• PROBLEM DETAILS:
Write out the whole listing. Leave out nothing.

═════ DATA EXTRACTS ═════

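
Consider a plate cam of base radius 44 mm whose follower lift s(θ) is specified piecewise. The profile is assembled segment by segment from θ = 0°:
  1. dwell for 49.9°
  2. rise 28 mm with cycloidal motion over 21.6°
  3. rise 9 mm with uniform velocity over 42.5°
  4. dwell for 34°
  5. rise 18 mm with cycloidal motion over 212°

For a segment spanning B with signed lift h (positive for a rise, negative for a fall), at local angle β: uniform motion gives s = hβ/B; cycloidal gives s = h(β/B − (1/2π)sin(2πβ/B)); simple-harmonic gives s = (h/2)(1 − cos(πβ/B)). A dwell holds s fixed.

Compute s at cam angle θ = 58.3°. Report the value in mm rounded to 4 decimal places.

seg 1 [0°–49.9°] dwell: s stays 0.0000
seg 2 [49.9°–71.5°] cycloidal, h=28: θ=58.3° here. β=8.4, B=21.6. 28·(0.3889 − sin(2π·0.3889)/(2π)) = 8.0244 → s = 8.0244

8.0244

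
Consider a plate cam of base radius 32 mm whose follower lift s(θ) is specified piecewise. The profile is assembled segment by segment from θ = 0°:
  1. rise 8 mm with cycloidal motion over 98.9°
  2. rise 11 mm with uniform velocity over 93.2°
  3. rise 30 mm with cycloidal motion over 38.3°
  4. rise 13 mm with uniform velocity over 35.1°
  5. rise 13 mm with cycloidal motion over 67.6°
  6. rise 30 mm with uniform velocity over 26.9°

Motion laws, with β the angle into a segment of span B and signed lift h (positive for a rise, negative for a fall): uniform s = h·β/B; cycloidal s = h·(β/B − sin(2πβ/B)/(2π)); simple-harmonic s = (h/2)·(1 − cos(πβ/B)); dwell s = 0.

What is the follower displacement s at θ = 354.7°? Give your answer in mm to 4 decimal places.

seg 1 [0°–98.9°] cycloidal, h=8: full span → s += 8 → s = 8.0000
seg 2 [98.9°–192.1°] uniform, h=11: full span → s += 11 → s = 19.0000
seg 3 [192.1°–230.4°] cycloidal, h=30: full span → s += 30 → s = 49.0000
seg 4 [230.4°–265.5°] uniform, h=13: full span → s += 13 → s = 62.0000
seg 5 [265.5°–333.1°] cycloidal, h=13: full span → s += 13 → s = 75.0000
seg 6 [333.1°–360°] uniform, h=30: θ=354.7° here. β=21.6, B=26.9. 30·21.6/26.9 = 24.0892 → s = 99.0892

99.0892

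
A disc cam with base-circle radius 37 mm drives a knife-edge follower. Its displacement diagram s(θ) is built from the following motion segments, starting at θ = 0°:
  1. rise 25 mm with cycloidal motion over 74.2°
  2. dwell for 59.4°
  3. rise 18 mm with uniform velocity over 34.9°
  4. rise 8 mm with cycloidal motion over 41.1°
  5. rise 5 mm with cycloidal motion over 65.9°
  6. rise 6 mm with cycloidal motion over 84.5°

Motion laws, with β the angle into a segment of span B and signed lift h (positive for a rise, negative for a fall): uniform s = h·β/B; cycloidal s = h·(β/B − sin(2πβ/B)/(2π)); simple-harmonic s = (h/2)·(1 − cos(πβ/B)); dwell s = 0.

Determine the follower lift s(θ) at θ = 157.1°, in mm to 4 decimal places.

seg 1 [0°–74.2°] cycloidal, h=25: full span → s += 25 → s = 25.0000
seg 2 [74.2°–133.6°] dwell: s stays 25.0000
seg 3 [133.6°–168.5°] uniform, h=18: θ=157.1° here. β=23.5, B=34.9. 18·23.5/34.9 = 12.1203 → s = 37.1203

37.1203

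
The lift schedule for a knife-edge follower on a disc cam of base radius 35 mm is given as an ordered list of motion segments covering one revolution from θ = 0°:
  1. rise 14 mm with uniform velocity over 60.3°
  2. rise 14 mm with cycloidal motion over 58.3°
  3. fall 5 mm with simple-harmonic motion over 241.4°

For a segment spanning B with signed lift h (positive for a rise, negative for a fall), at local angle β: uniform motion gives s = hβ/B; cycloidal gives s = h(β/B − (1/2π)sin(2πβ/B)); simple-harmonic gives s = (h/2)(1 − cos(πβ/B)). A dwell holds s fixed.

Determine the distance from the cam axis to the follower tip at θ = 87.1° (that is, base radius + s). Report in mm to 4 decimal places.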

═════

• SOLVED PROBLEM:
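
Consider a plate cam of base radius 44 mm whose follower lift s(θ) is specified piecewise. The profile is assembled segment by segment from θ = 0°:
  1. dwell for 49.9°
  2. rise 28 mm with cycloidal motion over 21.6°
  3. rise 9 mm with uniform velocity over 42.5°
  4. dwell for 34°
  5. rise 18 mm with cycloidal motion over 212°

For a segment spanning B with signed lift h (positive for a rise, negative for a fall), at local angle β: uniform motion gives s = hβ/B; cycloidal gives s = h(β/B − (1/2π)sin(2πβ/B)); simple-harmonic gives s = (h/2)(1 − cos(πβ/B)). A dwell holds s fixed.

Compute s at cam angle θ = 58.3°. Report the value in mm rounded to 4 decimal places.

seg 1 [0°–49.9°] dwell: s stays 0.0000
seg 2 [49.9°–71.5°] cycloidal, h=28: θ=58.3° here. β=8.4, B=21.6. 28·(0.3889 − sin(2π·0.3889)/(2π)) = 8.0244 → s = 8.0244

8.0244

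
Consider a plate cam of base radius 32 mm whose follower lift s(θ) is specified piecewise. The profile is assembled segment by segment from θ = 0°:
  1. rise 8 mm with cycloidal motion over 98.9°
  2. rise 11 mm with uniform velocity over 93.2°
  3. rise 30 mm with cycloidal motion over 38.3°
  4. rise 13 mm with uniform velocity over 35.1°
  5. rise 13 mm with cycloidal motion over 67.6°
  6. rise 30 mm with uniform velocity over 26.9°

Motion laws, with β the angle into a segment of span B and signed lift h (positive for a rise, negative for a fall): uniform s = h·β/B; cycloidal s = h·(β/B − sin(2πβ/B)/(2π)); simple-harmonic s = (h/2)·(1 − cos(πβ/B)); dwell s = 0.

What is the follower displacement s at θ = 354.7°? Give your answer in mm to 4 decimal places.

seg 1 [0°–98.9°] cycloidal, h=8: full span → s += 8 → s = 8.0000
seg 2 [98.9°–192.1°] uniform, h=11: full span → s += 11 → s = 19.0000
seg 3 [192.1°–230.4°] cycloidal, h=30: full span → s += 30 → s = 49.0000
seg 4 [230.4°–265.5°] uniform, h=13: full span → s += 13 → s = 62.0000
seg 5 [265.5°–333.1°] cycloidal, h=13: full span → s += 13 → s = 75.0000
seg 6 [333.1°–360°] uniform, h=30: θ=354.7° here. β=21.6, B=26.9. 30·21.6/26.9 = 24.0892 → s = 99.0892

99.0892

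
A disc cam with base-circle radius 37 mm drives a knife-edge follower. Its displacement diagram s(θ) is built from the following motion segments, starting at θ = 0°:
  1. rise 25 mm with cycloidal motion over 74.2°
  2. dwell for 59.4°
  3. rise 18 mm with uniform velocity over 34.9°
  4. rise 8 mm with cycloidal motion over 41.1°
  5. rise 5 mm with cycloidal motion over 65.9°
  6. rise 6 mm with cycloidal motion over 84.5°

Motion laws, with β the angle into a segment of span B and signed lift h (positive for a rise, negative for a fall): uniform s = h·β/B; cycloidal s = h·(β/B − sin(2πβ/B)/(2π)); simple-harmonic s = (h/2)·(1 − cos(πβ/B)); dwell s = 0.

Determine the follower lift s(θ) at θ = 157.1°, in mm to 4 decimal places.

seg 1 [0°–74.2°] cycloidal, h=25: full span → s += 25 → s = 25.0000
seg 2 [74.2°–133.6°] dwell: s stays 25.0000
seg 3 [133.6°–168.5°] uniform, h=18: θ=157.1° here. β=23.5, B=34.9. 18·23.5/34.9 = 12.1203 → s = 37.1203

37.1203

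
The lift schedule for a knife-edge follower on a disc cam of base radius 35 mm is given as an ordered list of motion segments covering one revolution from θ = 0°:
  1. rise 14 mm with uniform velocity over 60.3°
  2. rise 14 mm with cycloidal motion over 58.3°
  3. fall 5 mm with simple-harmonic motion over 241.4°

For a segment spanning B with signed lift h (positive for a rise, negative for a fall), at local angle β: uniform motion gives s = hβ/B; cycloidal gives s = h(β/B − (1/2π)sin(2πβ/B)); simple-harmonic gives s = (h/2)(1 − cos(πβ/B)). A dwell holds s fixed.

Determine the distance from the cam axis to the follower tip at θ = 87.1° (that is, base radius + s). Report in mm to 4 decimal places.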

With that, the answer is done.